_Information provided:_
■ ■ ■

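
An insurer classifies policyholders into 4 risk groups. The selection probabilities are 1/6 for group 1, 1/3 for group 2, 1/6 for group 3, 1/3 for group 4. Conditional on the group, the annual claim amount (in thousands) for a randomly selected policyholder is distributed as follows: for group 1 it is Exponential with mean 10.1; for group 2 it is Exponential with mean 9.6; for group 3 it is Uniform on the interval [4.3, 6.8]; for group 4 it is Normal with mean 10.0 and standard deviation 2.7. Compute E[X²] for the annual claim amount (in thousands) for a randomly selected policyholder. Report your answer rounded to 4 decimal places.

For each component E[X²] = Var + (mean)², giving 1: 204.02; 2: 184.32; 3: 31.3233; 4: 107.29.
Overall E[X²] = 0.166667·204.02 + 0.333333·184.32 + 0.166667·31.3233 + 0.333333·107.29 = 136.427.

136.4272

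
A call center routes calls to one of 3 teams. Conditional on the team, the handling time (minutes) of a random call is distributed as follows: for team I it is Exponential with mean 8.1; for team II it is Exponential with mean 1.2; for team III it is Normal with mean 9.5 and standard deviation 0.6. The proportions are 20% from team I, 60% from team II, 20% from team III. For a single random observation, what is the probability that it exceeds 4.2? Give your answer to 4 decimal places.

0.3372

Conditional on each team, P(X > 4.2): I: 0.595402; II: 0.0301974; III: 1.
By total probability, P(X > 4.2) = 0.2·0.595402 + 0.6·0.0301974 + 0.2·1 = 0.337199.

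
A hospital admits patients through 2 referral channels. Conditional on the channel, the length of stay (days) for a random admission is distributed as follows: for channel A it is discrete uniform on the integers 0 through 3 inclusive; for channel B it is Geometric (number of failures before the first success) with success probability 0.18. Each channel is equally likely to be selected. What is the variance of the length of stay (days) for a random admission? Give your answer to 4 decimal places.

15.6134

Per component, A: μ=1.5, E[X²]=3.5; B: μ=4.55556, E[X²]=46.0617.
E[X] = 0.5·1.5 + 0.5·4.55556 = 3.02778.
E[X²] = 0.5·3.5 + 0.5·46.0617 = 24.7809.
Var(X) = E[X²] − (E[X])² = 24.7809 − 9.16744 = 15.6134.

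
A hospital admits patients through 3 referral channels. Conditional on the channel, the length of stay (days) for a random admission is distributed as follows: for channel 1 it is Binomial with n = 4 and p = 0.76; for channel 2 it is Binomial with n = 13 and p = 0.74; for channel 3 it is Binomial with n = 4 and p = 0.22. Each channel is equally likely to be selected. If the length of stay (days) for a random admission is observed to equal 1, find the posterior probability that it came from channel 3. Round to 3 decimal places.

0.909

Likelihoods P(X=1 | ·): 1: 0.042025; 2: 9.18027e-07; 3: 0.417606.
Posterior ∝ prior × likelihood. Numerator for 3: 0.333333·0.417606 = 0.139202.
Normalizing constant: 0.333333·0.042025 + 0.333333·9.18027e-07 + 0.333333·0.417606 = 0.153211.
P(3 | observation) = 0.139202 / 0.153211 = 0.908566.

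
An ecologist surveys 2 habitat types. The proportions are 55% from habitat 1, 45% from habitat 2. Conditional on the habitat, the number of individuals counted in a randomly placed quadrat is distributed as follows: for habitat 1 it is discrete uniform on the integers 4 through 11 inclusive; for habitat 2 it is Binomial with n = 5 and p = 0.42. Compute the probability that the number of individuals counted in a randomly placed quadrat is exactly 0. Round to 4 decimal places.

0.0295

Conditional on each habitat, P(X = 0): 1: 0; 2: 0.0656357.
By total probability, P(X = 0) = 0.55·0 + 0.45·0.0656357 = 0.0295361.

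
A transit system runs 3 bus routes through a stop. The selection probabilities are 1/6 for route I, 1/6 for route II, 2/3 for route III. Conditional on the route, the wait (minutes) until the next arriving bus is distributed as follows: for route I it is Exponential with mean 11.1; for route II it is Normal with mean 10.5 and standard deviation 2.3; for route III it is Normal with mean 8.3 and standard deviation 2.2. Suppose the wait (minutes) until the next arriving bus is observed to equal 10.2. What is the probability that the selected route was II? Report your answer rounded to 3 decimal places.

Likelihoods f(10.2 | ·): I: 0.0359415; II: 0.171984; III: 0.124889.
Posterior ∝ prior × likelihood. Numerator for II: 0.166667·0.171984 = 0.028664.
Normalizing constant: 0.166667·0.0359415 + 0.166667·0.171984 + 0.666667·0.124889 = 0.117914.
P(II | observation) = 0.028664 / 0.117914 = 0.243093.

0.243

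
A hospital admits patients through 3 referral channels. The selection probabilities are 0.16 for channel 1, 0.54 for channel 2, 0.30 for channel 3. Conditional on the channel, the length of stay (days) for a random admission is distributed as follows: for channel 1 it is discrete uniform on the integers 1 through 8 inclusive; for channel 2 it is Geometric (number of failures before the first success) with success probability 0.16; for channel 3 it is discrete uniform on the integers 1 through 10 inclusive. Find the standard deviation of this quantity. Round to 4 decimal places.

4.5979

Per component, 1: μ=4.5, E[X²]=25.5; 2: μ=5.25, E[X²]=60.375; 3: μ=5.5, E[X²]=38.5.
E[X] = 0.16·4.5 + 0.54·5.25 + 0.3·5.5 = 5.205.
E[X²] = 0.16·25.5 + 0.54·60.375 + 0.3·38.5 = 48.2325.
Var(X) = E[X²] − (E[X])² = 48.2325 − 27.092 = 21.1405.
SD(X) = √21.1405 = 4.59788.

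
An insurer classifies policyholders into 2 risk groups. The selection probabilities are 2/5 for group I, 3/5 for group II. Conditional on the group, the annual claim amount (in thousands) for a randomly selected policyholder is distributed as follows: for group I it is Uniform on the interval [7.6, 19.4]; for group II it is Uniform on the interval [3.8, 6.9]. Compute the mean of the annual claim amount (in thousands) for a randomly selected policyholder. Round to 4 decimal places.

8.6100

Component means — I: 13.5; II: 5.35.
E[X] = 0.4·13.5 + 0.6·5.35 = 8.61.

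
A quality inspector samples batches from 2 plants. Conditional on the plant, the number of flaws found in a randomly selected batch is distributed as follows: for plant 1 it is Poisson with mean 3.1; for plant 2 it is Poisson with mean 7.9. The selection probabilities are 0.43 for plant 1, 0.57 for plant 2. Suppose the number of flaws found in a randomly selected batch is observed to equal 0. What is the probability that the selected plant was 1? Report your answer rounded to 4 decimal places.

Likelihoods P(X=0 | ·): 1: 0.0450492; 2: 0.000370744.
Posterior ∝ prior × likelihood. Numerator for 1: 0.43·0.0450492 = 0.0193712.
Normalizing constant: 0.43·0.0450492 + 0.57·0.000370744 = 0.0195825.
P(1 | observation) = 0.0193712 / 0.0195825 = 0.989209.

0.9892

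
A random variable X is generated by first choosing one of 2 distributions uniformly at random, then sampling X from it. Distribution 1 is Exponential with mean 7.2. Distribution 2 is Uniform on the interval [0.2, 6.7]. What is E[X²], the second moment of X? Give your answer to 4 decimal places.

59.5517

For each component E[X²] = Var + (mean)², giving 1: 103.68; 2: 15.4233.
Overall E[X²] = 0.5·103.68 + 0.5·15.4233 = 59.5517.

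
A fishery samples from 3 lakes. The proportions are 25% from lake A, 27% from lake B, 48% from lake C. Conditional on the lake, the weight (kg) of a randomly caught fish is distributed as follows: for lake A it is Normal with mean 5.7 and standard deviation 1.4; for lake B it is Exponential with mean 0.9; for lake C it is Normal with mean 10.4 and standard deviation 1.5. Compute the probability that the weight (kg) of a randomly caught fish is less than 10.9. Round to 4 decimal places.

Conditional on each lake, P(X < 10.9): A: 0.999898; B: 0.999995; C: 0.630559.
By total probability, P(X < 10.9) = 0.25·0.999898 + 0.27·0.999995 + 0.48·0.630559 = 0.822641.

0.8226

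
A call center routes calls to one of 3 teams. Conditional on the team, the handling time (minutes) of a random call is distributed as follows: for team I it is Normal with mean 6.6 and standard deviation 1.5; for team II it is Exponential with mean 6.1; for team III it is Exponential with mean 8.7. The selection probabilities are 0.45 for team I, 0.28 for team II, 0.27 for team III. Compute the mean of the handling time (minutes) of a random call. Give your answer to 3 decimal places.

Component means — I: 6.6; II: 6.1; III: 8.7.
E[X] = 0.45·6.6 + 0.28·6.1 + 0.27·8.7 = 7.027.

7.027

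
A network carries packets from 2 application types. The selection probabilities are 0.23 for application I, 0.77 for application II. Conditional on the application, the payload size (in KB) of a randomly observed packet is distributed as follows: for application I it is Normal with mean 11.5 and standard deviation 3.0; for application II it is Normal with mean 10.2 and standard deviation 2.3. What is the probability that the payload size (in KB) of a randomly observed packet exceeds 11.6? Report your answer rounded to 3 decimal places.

Conditional on each application, P(X > 11.6): I: 0.486704; II: 0.271363.
By total probability, P(X > 11.6) = 0.23·0.486704 + 0.77·0.271363 = 0.320892.

0.321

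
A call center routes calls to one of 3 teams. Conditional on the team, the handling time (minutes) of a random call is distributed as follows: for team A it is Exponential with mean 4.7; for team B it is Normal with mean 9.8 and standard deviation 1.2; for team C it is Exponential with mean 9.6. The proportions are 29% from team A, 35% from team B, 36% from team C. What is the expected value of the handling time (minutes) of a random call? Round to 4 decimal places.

Component means — A: 4.7; B: 9.8; C: 9.6.
E[X] = 0.29·4.7 + 0.35·9.8 + 0.36·9.6 = 8.249.

8.2490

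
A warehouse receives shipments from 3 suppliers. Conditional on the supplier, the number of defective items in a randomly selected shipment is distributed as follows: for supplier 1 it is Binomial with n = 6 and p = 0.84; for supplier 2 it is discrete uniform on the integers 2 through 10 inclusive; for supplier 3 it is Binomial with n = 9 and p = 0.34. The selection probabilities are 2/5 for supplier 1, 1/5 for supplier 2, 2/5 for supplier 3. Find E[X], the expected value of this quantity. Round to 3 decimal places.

Component means — 1: 5.04; 2: 6; 3: 3.06.
E[X] = 0.4·5.04 + 0.2·6 + 0.4·3.06 = 4.44.

4.440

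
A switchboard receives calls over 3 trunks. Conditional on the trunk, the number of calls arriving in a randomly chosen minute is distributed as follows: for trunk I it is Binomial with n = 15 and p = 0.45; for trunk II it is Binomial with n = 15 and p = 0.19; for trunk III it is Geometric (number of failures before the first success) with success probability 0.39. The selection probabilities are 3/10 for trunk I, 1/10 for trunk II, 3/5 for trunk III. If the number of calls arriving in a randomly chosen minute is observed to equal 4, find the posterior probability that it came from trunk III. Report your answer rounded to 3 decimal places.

Likelihoods P(X=4 | ·): I: 0.077978; II: 0.175179; III: 0.0539988.
Posterior ∝ prior × likelihood. Numerator for III: 0.6·0.0539988 = 0.0323993.
Normalizing constant: 0.3·0.077978 + 0.1·0.175179 + 0.6·0.0539988 = 0.0733106.
P(III | observation) = 0.0323993 / 0.0733106 = 0.441945.

0.442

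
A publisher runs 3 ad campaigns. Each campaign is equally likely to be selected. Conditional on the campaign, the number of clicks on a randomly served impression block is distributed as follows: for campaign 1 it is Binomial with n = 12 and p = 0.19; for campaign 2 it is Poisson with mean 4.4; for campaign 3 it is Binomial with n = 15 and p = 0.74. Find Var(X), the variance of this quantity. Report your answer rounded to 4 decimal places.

17.1750

Per component, 1: μ=2.28, E[X²]=7.0452; 2: μ=4.4, E[X²]=23.76; 3: μ=11.1, E[X²]=126.096.
E[X] = 0.333333·2.28 + 0.333333·4.4 + 0.333333·11.1 = 5.92667.
E[X²] = 0.333333·7.0452 + 0.333333·23.76 + 0.333333·126.096 = 52.3004.
Var(X) = E[X²] − (E[X])² = 52.3004 − 35.1254 = 17.175.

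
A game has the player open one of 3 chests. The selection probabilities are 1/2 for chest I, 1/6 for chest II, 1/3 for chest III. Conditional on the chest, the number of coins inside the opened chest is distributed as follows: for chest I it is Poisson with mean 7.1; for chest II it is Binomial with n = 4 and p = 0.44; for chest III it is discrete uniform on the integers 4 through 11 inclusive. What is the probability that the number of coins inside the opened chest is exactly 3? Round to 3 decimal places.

Conditional on each chest, P(X = 3): I: 0.049219; II: 0.190812; III: 0.
By total probability, P(X = 3) = 0.5·0.049219 + 0.166667·0.190812 + 0.333333·0 = 0.0564115.

0.056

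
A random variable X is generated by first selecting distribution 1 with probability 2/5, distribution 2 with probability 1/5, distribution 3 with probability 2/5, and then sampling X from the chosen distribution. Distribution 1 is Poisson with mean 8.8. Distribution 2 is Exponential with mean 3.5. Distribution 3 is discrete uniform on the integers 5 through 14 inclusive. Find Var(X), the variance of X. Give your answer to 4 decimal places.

14.4756

Per component, 1: μ=8.8, E[X²]=86.24; 2: μ=3.5, E[X²]=24.5; 3: μ=9.5, E[X²]=98.5.
E[X] = 0.4·8.8 + 0.2·3.5 + 0.4·9.5 = 8.02.
E[X²] = 0.4·86.24 + 0.2·24.5 + 0.4·98.5 = 78.796.
Var(X) = E[X²] − (E[X])² = 78.796 − 64.3204 = 14.4756.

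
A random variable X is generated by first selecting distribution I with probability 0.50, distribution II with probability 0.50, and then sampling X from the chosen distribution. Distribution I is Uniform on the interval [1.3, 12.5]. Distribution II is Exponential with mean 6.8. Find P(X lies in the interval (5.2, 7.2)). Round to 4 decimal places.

0.1486

Conditional on each component, P(5.2 < X < 7.2): I: 0.178571; II: 0.118607.
By total probability, P(5.2 < X < 7.2) = 0.5·0.178571 + 0.5·0.118607 = 0.148589.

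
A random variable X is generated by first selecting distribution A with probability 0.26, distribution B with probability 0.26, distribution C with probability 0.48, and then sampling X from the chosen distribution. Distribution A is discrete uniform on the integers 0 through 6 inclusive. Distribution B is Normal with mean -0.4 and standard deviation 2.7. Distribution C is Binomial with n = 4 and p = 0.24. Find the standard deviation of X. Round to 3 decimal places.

Per component, A: μ=3, E[X²]=13; B: μ=-0.4, E[X²]=7.45; C: μ=0.96, E[X²]=1.6512.
E[X] = 0.26·3 + 0.26·-0.4 + 0.48·0.96 = 1.1368.
E[X²] = 0.26·13 + 0.26·7.45 + 0.48·1.6512 = 6.10958.
Var(X) = E[X²] − (E[X])² = 6.10958 − 1.29231 = 4.81726.
SD(X) = √4.81726 = 2.19483.

2.195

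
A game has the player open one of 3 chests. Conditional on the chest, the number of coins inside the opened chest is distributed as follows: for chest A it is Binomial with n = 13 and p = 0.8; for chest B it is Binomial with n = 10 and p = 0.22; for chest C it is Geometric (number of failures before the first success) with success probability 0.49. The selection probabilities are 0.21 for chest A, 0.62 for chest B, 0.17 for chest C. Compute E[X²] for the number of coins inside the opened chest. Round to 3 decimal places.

For each component E[X²] = Var + (mean)², giving A: 110.24; B: 6.556; C: 3.20741.
Overall E[X²] = 0.21·110.24 + 0.62·6.556 + 0.17·3.20741 = 27.7604.

27.760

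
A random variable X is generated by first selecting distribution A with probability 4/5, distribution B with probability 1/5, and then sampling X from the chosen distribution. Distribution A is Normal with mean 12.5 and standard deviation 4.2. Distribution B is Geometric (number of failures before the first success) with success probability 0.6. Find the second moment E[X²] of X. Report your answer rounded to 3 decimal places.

139.423

For each component E[X²] = Var + (mean)², giving A: 173.89; B: 1.55556.
Overall E[X²] = 0.8·173.89 + 0.2·1.55556 = 139.423.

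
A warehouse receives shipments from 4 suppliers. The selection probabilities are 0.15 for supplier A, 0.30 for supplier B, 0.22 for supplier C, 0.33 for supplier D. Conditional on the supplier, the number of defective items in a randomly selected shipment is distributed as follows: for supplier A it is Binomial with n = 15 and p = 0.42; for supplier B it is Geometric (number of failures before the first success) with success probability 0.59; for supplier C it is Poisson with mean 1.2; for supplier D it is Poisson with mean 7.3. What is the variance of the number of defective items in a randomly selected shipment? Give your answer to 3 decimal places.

Per component, A: μ=6.3, E[X²]=43.344; B: μ=0.694915, E[X²]=1.66073; C: μ=1.2, E[X²]=2.64; D: μ=7.3, E[X²]=60.59.
E[X] = 0.15·6.3 + 0.3·0.694915 + 0.22·1.2 + 0.33·7.3 = 3.82647.
E[X²] = 0.15·43.344 + 0.3·1.66073 + 0.22·2.64 + 0.33·60.59 = 27.5753.
Var(X) = E[X²] − (E[X])² = 27.5753 − 14.6419 = 12.9334.

12.933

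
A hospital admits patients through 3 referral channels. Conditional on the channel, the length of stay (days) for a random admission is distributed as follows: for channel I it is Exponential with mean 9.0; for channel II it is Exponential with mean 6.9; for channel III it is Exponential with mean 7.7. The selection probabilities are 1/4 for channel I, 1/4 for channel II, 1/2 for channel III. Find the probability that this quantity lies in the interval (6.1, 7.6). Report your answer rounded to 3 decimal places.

0.080

Conditional on each channel, P(6.1 < X < 7.6): I: 0.077948; II: 0.0807141; III: 0.0801557.
By total probability, P(6.1 < X < 7.6) = 0.25·0.077948 + 0.25·0.0807141 + 0.5·0.0801557 = 0.0797434.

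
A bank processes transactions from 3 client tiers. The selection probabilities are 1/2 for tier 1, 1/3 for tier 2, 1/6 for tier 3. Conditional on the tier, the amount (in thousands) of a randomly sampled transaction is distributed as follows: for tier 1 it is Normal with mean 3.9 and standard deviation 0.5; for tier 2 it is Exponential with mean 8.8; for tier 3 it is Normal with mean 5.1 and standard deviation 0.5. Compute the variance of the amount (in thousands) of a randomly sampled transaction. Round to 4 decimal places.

Per component, 1: μ=3.9, E[X²]=15.46; 2: μ=8.8, E[X²]=154.88; 3: μ=5.1, E[X²]=26.26.
E[X] = 0.5·3.9 + 0.333333·8.8 + 0.166667·5.1 = 5.73333.
E[X²] = 0.5·15.46 + 0.333333·154.88 + 0.166667·26.26 = 63.7333.
Var(X) = E[X²] − (E[X])² = 63.7333 − 32.8711 = 30.8622.

30.8622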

■ ■ ■

_How to complete this task:_ Could you output the lines above, exactly as written, from the one containing "channel I it" through the last, with both ends included and no others?

_Response:_
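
A hospital admits patients through 3 referral channels. Conditional on the channel, the length of stay (days) for a random admission is distributed as follows: for channel I it is Exponential with mean 9.0; for channel II it is Exponential with mean 6.9; for channel III it is Exponential with mean 7.7. The selection probabilities are 1/4 for channel I, 1/4 for channel II, 1/2 for channel III. Find the probability that this quantity lies in the interval (6.1, 7.6). Report your answer rounded to 3 decimal places.

0.080

Conditional on each channel, P(6.1 < X < 7.6): I: 0.077948; II: 0.0807141; III: 0.0801557.
By total probability, P(6.1 < X < 7.6) = 0.25·0.077948 + 0.25·0.0807141 + 0.5·0.0801557 = 0.0797434.

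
A bank processes transactions from 3 client tiers. The selection probabilities are 1/2 for tier 1, 1/3 for tier 2, 1/6 for tier 3. Conditional on the tier, the amount (in thousands) of a randomly sampled transaction is distributed as follows: for tier 1 it is Normal with mean 3.9 and standard deviation 0.5; for tier 2 it is Exponential with mean 8.8; for tier 3 it is Normal with mean 5.1 and standard deviation 0.5. Compute the variance of the amount (in thousands) of a randomly sampled transaction. Round to 4 decimal places.

Per component, 1: μ=3.9, E[X²]=15.46; 2: μ=8.8, E[X²]=154.88; 3: μ=5.1, E[X²]=26.26.
E[X] = 0.5·3.9 + 0.333333·8.8 + 0.166667·5.1 = 5.73333.
E[X²] = 0.5·15.46 + 0.333333·154.88 + 0.166667·26.26 = 63.7333.
Var(X) = E[X²] − (E[X])² = 63.7333 − 32.8711 = 30.8622.

30.8622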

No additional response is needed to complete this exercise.